**Task objective:**
Below is a listing; copy all of it exactly.

**Dataset excerpts:**
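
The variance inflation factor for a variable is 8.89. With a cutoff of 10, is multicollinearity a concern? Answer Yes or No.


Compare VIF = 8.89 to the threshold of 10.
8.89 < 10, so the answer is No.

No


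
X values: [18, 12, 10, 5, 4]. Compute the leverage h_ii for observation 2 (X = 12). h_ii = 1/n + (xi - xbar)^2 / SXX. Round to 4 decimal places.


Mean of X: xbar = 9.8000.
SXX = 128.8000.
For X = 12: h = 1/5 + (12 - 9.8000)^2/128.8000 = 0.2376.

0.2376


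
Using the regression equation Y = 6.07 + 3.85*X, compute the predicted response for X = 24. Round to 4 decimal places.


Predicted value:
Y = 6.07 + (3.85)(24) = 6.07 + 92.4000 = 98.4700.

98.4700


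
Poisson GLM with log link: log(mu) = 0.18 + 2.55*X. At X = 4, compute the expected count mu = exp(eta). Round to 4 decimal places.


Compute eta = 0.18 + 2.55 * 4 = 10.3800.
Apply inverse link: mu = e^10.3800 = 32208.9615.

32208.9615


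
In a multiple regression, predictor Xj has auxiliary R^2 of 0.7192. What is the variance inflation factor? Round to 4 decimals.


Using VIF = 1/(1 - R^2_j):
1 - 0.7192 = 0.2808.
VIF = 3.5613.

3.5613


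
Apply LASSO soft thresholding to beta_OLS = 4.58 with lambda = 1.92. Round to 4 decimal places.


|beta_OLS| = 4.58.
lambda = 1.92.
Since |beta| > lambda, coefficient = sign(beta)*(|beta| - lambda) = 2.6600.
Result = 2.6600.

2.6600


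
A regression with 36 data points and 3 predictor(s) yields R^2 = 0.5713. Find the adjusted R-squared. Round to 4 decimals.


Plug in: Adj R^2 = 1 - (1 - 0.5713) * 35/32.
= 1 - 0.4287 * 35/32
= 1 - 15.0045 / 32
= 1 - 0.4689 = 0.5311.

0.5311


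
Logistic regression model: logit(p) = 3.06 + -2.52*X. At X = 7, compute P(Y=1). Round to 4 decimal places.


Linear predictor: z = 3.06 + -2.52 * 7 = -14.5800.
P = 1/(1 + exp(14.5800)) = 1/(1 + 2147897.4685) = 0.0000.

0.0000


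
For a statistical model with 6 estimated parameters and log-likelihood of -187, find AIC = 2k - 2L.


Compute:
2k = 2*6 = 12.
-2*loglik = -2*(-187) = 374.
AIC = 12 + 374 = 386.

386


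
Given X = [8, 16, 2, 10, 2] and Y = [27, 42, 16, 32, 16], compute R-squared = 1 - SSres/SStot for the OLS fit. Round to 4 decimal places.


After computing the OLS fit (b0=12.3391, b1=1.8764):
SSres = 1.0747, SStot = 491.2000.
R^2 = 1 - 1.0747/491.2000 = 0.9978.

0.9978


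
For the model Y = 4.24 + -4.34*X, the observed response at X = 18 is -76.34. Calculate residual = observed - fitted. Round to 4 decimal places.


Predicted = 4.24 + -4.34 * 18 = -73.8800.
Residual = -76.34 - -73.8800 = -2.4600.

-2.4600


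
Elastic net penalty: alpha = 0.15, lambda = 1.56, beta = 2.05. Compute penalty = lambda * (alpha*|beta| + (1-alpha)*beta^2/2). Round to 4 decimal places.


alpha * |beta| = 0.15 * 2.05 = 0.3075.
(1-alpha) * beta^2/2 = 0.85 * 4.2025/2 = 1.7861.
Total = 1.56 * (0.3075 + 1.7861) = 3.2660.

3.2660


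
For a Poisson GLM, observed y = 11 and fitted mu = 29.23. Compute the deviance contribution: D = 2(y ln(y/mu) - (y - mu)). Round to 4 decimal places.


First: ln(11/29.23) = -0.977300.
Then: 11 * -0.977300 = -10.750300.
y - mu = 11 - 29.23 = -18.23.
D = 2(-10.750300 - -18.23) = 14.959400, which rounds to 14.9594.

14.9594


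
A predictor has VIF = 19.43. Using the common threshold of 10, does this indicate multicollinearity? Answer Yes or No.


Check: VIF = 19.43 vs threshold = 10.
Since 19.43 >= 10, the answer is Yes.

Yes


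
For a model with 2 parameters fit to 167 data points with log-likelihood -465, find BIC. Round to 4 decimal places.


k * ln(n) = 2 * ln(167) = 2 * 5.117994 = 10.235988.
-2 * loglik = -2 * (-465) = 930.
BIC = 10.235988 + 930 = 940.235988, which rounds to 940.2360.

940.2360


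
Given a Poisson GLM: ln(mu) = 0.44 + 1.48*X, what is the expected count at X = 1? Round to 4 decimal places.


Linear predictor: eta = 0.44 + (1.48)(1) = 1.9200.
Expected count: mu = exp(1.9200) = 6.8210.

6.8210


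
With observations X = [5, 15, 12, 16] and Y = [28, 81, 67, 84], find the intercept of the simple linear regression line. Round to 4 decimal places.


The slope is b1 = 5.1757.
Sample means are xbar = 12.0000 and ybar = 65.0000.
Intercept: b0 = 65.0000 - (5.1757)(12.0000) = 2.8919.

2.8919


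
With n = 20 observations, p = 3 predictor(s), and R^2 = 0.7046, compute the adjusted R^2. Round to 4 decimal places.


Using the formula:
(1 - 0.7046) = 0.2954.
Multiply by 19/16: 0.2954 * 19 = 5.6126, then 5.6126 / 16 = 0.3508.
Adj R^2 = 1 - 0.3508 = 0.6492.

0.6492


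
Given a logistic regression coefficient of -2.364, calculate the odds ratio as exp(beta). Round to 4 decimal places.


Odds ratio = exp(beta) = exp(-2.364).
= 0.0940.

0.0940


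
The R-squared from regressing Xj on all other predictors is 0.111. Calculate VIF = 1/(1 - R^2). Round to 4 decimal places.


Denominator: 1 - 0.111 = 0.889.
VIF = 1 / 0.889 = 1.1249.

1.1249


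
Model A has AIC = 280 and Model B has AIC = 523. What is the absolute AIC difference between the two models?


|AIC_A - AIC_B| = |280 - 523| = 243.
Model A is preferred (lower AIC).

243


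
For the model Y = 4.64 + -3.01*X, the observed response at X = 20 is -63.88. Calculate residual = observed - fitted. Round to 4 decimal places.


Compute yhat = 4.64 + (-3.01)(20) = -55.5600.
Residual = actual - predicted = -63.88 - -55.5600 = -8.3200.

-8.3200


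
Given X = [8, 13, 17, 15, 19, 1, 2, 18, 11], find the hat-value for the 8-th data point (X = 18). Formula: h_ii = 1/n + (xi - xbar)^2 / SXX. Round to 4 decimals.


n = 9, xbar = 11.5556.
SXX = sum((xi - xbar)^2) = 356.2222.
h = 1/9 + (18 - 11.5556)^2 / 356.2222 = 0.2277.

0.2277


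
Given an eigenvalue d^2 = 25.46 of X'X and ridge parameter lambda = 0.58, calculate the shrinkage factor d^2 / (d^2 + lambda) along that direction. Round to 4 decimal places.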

**Completed exercise:**
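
The variance inflation factor for a variable is 8.89. With a cutoff of 10, is multicollinearity a concern? Answer Yes or No.


Compare VIF = 8.89 to the threshold of 10.
8.89 < 10, so the answer is No.

No


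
X values: [18, 12, 10, 5, 4]. Compute the leverage h_ii for observation 2 (X = 12). h_ii = 1/n + (xi - xbar)^2 / SXX. Round to 4 decimal places.


Mean of X: xbar = 9.8000.
SXX = 128.8000.
For X = 12: h = 1/5 + (12 - 9.8000)^2/128.8000 = 0.2376.

0.2376


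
Using the regression equation Y = 6.07 + 3.85*X, compute the predicted response for X = 24. Round to 4 decimal places.


Predicted value:
Y = 6.07 + (3.85)(24) = 6.07 + 92.4000 = 98.4700.

98.4700


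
Poisson GLM with log link: log(mu) = 0.18 + 2.55*X. At X = 4, compute the expected count mu = exp(eta). Round to 4 decimal places.


Compute eta = 0.18 + 2.55 * 4 = 10.3800.
Apply inverse link: mu = e^10.3800 = 32208.9615.

32208.9615


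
In a multiple regression, predictor Xj has auxiliary R^2 of 0.7192. What is the variance inflation factor? Round to 4 decimals.


Using VIF = 1/(1 - R^2_j):
1 - 0.7192 = 0.2808.
VIF = 3.5613.

3.5613


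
Apply LASSO soft thresholding to beta_OLS = 4.58 with lambda = 1.92. Round to 4 decimal places.


|beta_OLS| = 4.58.
lambda = 1.92.
Since |beta| > lambda, coefficient = sign(beta)*(|beta| - lambda) = 2.6600.
Result = 2.6600.

2.6600


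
A regression with 36 data points and 3 predictor(s) yields R^2 = 0.5713. Find the adjusted R-squared. Round to 4 decimals.


Plug in: Adj R^2 = 1 - (1 - 0.5713) * 35/32.
= 1 - 0.4287 * 35/32
= 1 - 15.0045 / 32
= 1 - 0.4689 = 0.5311.

0.5311


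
Logistic regression model: logit(p) = 3.06 + -2.52*X. At X = 7, compute P(Y=1). Round to 4 decimal places.


Linear predictor: z = 3.06 + -2.52 * 7 = -14.5800.
P = 1/(1 + exp(14.5800)) = 1/(1 + 2147897.4685) = 0.0000.

0.0000


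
For a statistical model with 6 estimated parameters and log-likelihood of -187, find AIC = 2k - 2L.


Compute:
2k = 2*6 = 12.
-2*loglik = -2*(-187) = 374.
AIC = 12 + 374 = 386.

386


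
Given X = [8, 16, 2, 10, 2] and Y = [27, 42, 16, 32, 16], compute R-squared = 1 - SSres/SStot for the OLS fit. Round to 4 decimal places.


After computing the OLS fit (b0=12.3391, b1=1.8764):
SSres = 1.0747, SStot = 491.2000.
R^2 = 1 - 1.0747/491.2000 = 0.9978.

0.9978


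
For the model Y = 4.24 + -4.34*X, the observed response at X = 18 is -76.34. Calculate residual = observed - fitted. Round to 4 decimal places.


Predicted = 4.24 + -4.34 * 18 = -73.8800.
Residual = -76.34 - -73.8800 = -2.4600.

-2.4600


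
Elastic net penalty: alpha = 0.15, lambda = 1.56, beta = 2.05. Compute penalty = lambda * (alpha*|beta| + (1-alpha)*beta^2/2). Round to 4 decimal places.


alpha * |beta| = 0.15 * 2.05 = 0.3075.
(1-alpha) * beta^2/2 = 0.85 * 4.2025/2 = 1.7861.
Total = 1.56 * (0.3075 + 1.7861) = 3.2660.

3.2660


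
For a Poisson GLM, observed y = 11 and fitted mu = 29.23. Compute the deviance contribution: D = 2(y ln(y/mu) - (y - mu)). Round to 4 decimal places.


First: ln(11/29.23) = -0.977300.
Then: 11 * -0.977300 = -10.750300.
y - mu = 11 - 29.23 = -18.23.
D = 2(-10.750300 - -18.23) = 14.959400, which rounds to 14.9594.

14.9594


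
A predictor has VIF = 19.43. Using the common threshold of 10, does this indicate multicollinearity? Answer Yes or No.


Check: VIF = 19.43 vs threshold = 10.
Since 19.43 >= 10, the answer is Yes.

Yes


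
For a model with 2 parameters fit to 167 data points with log-likelihood -465, find BIC. Round to 4 decimal places.


k * ln(n) = 2 * ln(167) = 2 * 5.117994 = 10.235988.
-2 * loglik = -2 * (-465) = 930.
BIC = 10.235988 + 930 = 940.235988, which rounds to 940.2360.

940.2360


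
Given a Poisson GLM: ln(mu) = 0.44 + 1.48*X, what is the expected count at X = 1? Round to 4 decimal places.


Linear predictor: eta = 0.44 + (1.48)(1) = 1.9200.
Expected count: mu = exp(1.9200) = 6.8210.

6.8210


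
With observations X = [5, 15, 12, 16] and Y = [28, 81, 67, 84], find the intercept of the simple linear regression line. Round to 4 decimal places.


The slope is b1 = 5.1757.
Sample means are xbar = 12.0000 and ybar = 65.0000.
Intercept: b0 = 65.0000 - (5.1757)(12.0000) = 2.8919.

2.8919


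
With n = 20 observations, p = 3 predictor(s), and R^2 = 0.7046, compute the adjusted R^2. Round to 4 decimal places.


Using the formula:
(1 - 0.7046) = 0.2954.
Multiply by 19/16: 0.2954 * 19 = 5.6126, then 5.6126 / 16 = 0.3508.
Adj R^2 = 1 - 0.3508 = 0.6492.

0.6492


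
Given a logistic regression coefficient of -2.364, calculate the odds ratio as exp(beta). Round to 4 decimal places.


Odds ratio = exp(beta) = exp(-2.364).
= 0.0940.

0.0940


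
The R-squared from regressing Xj on all other predictors is 0.111. Calculate VIF = 1/(1 - R^2). Round to 4 decimal places.


Denominator: 1 - 0.111 = 0.889.
VIF = 1 / 0.889 = 1.1249.

1.1249


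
Model A has AIC = 280 and Model B has AIC = 523. What is the absolute AIC difference between the two models?


|AIC_A - AIC_B| = |280 - 523| = 243.
Model A is preferred (lower AIC).

243


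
For the model Y = 4.64 + -3.01*X, the observed response at X = 20 is -63.88. Calculate residual = observed - fitted. Round to 4 decimal places.


Compute yhat = 4.64 + (-3.01)(20) = -55.5600.
Residual = actual - predicted = -63.88 - -55.5600 = -8.3200.

-8.3200


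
Given X = [8, 13, 17, 15, 19, 1, 2, 18, 11], find the hat-value for the 8-th data point (X = 18). Formula: h_ii = 1/n + (xi - xbar)^2 / SXX. Round to 4 decimals.


n = 9, xbar = 11.5556.
SXX = sum((xi - xbar)^2) = 356.2222.
h = 1/9 + (18 - 11.5556)^2 / 356.2222 = 0.2277.

0.2277


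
Given an eigenvalue d^2 = 25.46 of X'X and ridge parameter lambda = 0.58, calculate the shrinkage factor d^2 / (d^2 + lambda) along that direction. Round to 4 decimal places.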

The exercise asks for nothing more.